● PROBLEM DETAILS:
Each line of the records is to be copied verbatim.

· · · · ·

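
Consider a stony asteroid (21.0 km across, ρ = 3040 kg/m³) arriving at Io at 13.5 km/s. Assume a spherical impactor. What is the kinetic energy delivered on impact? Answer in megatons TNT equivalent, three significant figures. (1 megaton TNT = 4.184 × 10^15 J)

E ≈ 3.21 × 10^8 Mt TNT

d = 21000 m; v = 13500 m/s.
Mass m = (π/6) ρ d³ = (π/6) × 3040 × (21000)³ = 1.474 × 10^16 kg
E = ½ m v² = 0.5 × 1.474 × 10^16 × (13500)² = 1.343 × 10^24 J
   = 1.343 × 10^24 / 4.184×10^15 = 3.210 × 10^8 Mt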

· · · · ·

● OUTPUT OF THE TASK:
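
Consider a stony asteroid (21.0 km across, ρ = 3040 kg/m³) arriving at Io at 13.5 km/s. Assume a spherical impactor. What is the kinetic energy delivered on impact? Answer in megatons TNT equivalent, three significant figures. (1 megaton TNT = 4.184 × 10^15 J)

E ≈ 3.21 × 10^8 Mt TNT

d = 21000 m; v = 13500 m/s.
Mass m = (π/6) ρ d³ = (π/6) × 3040 × (21000)³ = 1.474 × 10^16 kg
E = ½ m v² = 0.5 × 1.474 × 10^16 × (13500)² = 1.343 × 10^24 J
   = 1.343 × 10^24 / 4.184×10^15 = 3.210 × 10^8 Mt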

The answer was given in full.